An exact reproduction of all entries is expected.
-- Entries shown follows --
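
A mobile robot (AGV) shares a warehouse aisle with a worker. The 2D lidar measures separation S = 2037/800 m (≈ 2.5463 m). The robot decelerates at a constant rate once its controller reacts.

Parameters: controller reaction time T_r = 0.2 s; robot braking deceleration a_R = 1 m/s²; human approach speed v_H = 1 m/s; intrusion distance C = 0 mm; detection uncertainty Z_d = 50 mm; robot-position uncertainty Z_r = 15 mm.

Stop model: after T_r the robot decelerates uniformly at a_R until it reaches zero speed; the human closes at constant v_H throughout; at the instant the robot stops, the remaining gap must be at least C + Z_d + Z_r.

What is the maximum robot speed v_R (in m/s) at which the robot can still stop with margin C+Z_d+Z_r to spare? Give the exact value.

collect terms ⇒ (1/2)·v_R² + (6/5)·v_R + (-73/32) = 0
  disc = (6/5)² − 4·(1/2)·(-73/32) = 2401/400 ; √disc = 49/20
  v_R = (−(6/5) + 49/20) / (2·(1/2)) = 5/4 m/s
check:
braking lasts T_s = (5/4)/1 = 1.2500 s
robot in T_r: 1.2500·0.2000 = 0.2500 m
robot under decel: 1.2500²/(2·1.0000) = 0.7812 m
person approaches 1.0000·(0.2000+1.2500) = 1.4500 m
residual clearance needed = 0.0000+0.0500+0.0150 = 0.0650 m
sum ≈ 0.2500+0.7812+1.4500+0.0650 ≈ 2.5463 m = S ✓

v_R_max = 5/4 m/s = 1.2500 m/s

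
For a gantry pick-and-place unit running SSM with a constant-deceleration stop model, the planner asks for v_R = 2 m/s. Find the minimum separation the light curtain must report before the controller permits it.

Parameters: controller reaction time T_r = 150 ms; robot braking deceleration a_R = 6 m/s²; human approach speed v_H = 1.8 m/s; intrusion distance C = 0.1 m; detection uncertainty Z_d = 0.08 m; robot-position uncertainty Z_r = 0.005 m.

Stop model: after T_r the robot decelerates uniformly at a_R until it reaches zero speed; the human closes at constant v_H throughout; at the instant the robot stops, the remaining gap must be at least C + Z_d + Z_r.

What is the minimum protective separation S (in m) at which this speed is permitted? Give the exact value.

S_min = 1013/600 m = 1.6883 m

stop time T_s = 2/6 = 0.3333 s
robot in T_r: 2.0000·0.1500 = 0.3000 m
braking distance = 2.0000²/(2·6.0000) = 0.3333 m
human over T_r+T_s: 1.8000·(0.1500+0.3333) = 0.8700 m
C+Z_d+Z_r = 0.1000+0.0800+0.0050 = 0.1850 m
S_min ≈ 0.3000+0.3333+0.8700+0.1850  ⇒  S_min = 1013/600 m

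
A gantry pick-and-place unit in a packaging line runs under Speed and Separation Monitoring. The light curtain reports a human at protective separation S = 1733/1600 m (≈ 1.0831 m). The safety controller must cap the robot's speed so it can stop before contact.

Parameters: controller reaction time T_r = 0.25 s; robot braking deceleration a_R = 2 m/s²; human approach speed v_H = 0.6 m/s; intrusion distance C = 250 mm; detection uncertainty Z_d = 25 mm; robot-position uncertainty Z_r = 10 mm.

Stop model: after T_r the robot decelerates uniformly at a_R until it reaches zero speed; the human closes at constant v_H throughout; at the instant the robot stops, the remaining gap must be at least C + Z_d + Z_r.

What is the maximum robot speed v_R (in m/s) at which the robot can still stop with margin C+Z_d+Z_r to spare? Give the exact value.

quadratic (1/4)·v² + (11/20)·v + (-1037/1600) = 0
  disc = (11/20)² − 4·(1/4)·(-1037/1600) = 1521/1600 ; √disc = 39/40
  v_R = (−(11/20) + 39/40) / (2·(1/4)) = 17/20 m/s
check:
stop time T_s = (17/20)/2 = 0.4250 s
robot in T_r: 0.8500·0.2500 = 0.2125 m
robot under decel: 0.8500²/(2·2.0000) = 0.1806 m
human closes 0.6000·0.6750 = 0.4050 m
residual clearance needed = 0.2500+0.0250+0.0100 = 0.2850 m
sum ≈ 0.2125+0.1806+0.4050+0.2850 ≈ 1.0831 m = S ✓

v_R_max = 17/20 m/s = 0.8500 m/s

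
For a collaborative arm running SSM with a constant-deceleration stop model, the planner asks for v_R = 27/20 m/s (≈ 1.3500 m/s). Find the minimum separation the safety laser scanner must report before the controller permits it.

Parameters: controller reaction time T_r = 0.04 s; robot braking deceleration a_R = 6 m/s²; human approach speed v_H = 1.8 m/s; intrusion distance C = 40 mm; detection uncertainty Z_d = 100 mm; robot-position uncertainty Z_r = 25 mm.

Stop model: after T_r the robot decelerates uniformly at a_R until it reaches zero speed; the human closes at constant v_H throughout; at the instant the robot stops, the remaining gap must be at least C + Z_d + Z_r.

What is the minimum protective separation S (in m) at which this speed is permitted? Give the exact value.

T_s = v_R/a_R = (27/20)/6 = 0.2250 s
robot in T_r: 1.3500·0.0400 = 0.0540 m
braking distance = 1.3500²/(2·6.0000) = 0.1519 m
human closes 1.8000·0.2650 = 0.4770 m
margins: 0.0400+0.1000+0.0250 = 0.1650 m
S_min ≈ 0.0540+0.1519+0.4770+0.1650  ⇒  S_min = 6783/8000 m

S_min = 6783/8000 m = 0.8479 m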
-- Entries shown concluded --
**Answer space**:
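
A mobile robot (AGV) shares a warehouse aisle with a worker. The 2D lidar measures separation S = 2037/800 m (≈ 2.5463 m). The robot decelerates at a constant rate once its controller reacts.

Parameters: controller reaction time T_r = 0.2 s; robot braking deceleration a_R = 1 m/s²; human approach speed v_H = 1 m/s; intrusion distance C = 0 mm; detection uncertainty Z_d = 50 mm; robot-position uncertainty Z_r = 15 mm.

Stop model: after T_r the robot decelerates uniformly at a_R until it reaches zero speed; the human closes at constant v_H throughout; at the instant the robot stops, the remaining gap must be at least C + Z_d + Z_r.

What is the maximum robot speed v_R (in m/s) at which the robot can still stop with margin C+Z_d+Z_r to spare? Give the exact value.

collect terms ⇒ (1/2)·v_R² + (6/5)·v_R + (-73/32) = 0
  disc = (6/5)² − 4·(1/2)·(-73/32) = 2401/400 ; √disc = 49/20
  v_R = (−(6/5) + 49/20) / (2·(1/2)) = 5/4 m/s
check:
braking lasts T_s = (5/4)/1 = 1.2500 s
robot in T_r: 1.2500·0.2000 = 0.2500 m
robot under decel: 1.2500²/(2·1.0000) = 0.7812 m
person approaches 1.0000·(0.2000+1.2500) = 1.4500 m
residual clearance needed = 0.0000+0.0500+0.0150 = 0.0650 m
sum ≈ 0.2500+0.7812+1.4500+0.0650 ≈ 2.5463 m = S ✓

v_R_max = 5/4 m/s = 1.2500 m/s

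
For a gantry pick-and-place unit running SSM with a constant-deceleration stop model, the planner asks for v_R = 2 m/s. Find the minimum separation the light curtain must report before the controller permits it.

Parameters: controller reaction time T_r = 150 ms; robot braking deceleration a_R = 6 m/s²; human approach speed v_H = 1.8 m/s; intrusion distance C = 0.1 m; detection uncertainty Z_d = 0.08 m; robot-position uncertainty Z_r = 0.005 m.

Stop model: after T_r the robot decelerates uniformly at a_R until it reaches zero speed; the human closes at constant v_H throughout; at the instant the robot stops, the remaining gap must be at least C + Z_d + Z_r.

What is the minimum protective separation S (in m) at which this speed is permitted? Give the exact value.

S_min = 1013/600 m = 1.6883 m

stop time T_s = 2/6 = 0.3333 s
robot in T_r: 2.0000·0.1500 = 0.3000 m
braking distance = 2.0000²/(2·6.0000) = 0.3333 m
human over T_r+T_s: 1.8000·(0.1500+0.3333) = 0.8700 m
C+Z_d+Z_r = 0.1000+0.0800+0.0050 = 0.1850 m
S_min ≈ 0.3000+0.3333+0.8700+0.1850  ⇒  S_min = 1013/600 m

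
A gantry pick-and-place unit in a packaging line runs under Speed and Separation Monitoring. The light curtain reports a human at protective separation S = 1733/1600 m (≈ 1.0831 m). The safety controller must cap the robot's speed so it can stop before contact.

Parameters: controller reaction time T_r = 0.25 s; robot braking deceleration a_R = 2 m/s²; human approach speed v_H = 0.6 m/s; intrusion distance C = 250 mm; detection uncertainty Z_d = 25 mm; robot-position uncertainty Z_r = 10 mm.

Stop model: after T_r the robot decelerates uniformly at a_R until it reaches zero speed; the human closes at constant v_H throughout; at the instant the robot stops, the remaining gap must be at least C + Z_d + Z_r.

What is the maximum robot speed v_R (in m/s) at which the robot can still stop with margin C+Z_d+Z_r to spare? Give the exact value.

quadratic (1/4)·v² + (11/20)·v + (-1037/1600) = 0
  disc = (11/20)² − 4·(1/4)·(-1037/1600) = 1521/1600 ; √disc = 39/40
  v_R = (−(11/20) + 39/40) / (2·(1/4)) = 17/20 m/s
check:
stop time T_s = (17/20)/2 = 0.4250 s
robot in T_r: 0.8500·0.2500 = 0.2125 m
robot under decel: 0.8500²/(2·2.0000) = 0.1806 m
human closes 0.6000·0.6750 = 0.4050 m
residual clearance needed = 0.2500+0.0250+0.0100 = 0.2850 m
sum ≈ 0.2125+0.1806+0.4050+0.2850 ≈ 1.0831 m = S ✓

v_R_max = 17/20 m/s = 0.8500 m/s

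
For a collaborative arm running SSM with a constant-deceleration stop model, the planner asks for v_R = 27/20 m/s (≈ 1.3500 m/s). Find the minimum separation the safety laser scanner must report before the controller permits it.

Parameters: controller reaction time T_r = 0.04 s; robot braking deceleration a_R = 6 m/s²; human approach speed v_H = 1.8 m/s; intrusion distance C = 40 mm; detection uncertainty Z_d = 100 mm; robot-position uncertainty Z_r = 25 mm.

Stop model: after T_r the robot decelerates uniformly at a_R until it reaches zero speed; the human closes at constant v_H throughout; at the instant the robot stops, the remaining gap must be at least C + Z_d + Z_r.

What is the minimum protective separation S (in m) at which this speed is permitted? Give the exact value.

T_s = v_R/a_R = (27/20)/6 = 0.2250 s
robot in T_r: 1.3500·0.0400 = 0.0540 m
braking distance = 1.3500²/(2·6.0000) = 0.1519 m
human closes 1.8000·0.2650 = 0.4770 m
margins: 0.0400+0.1000+0.0250 = 0.1650 m
S_min ≈ 0.0540+0.1519+0.4770+0.1650  ⇒  S_min = 6783/8000 m

S_min = 6783/8000 m = 0.8479 m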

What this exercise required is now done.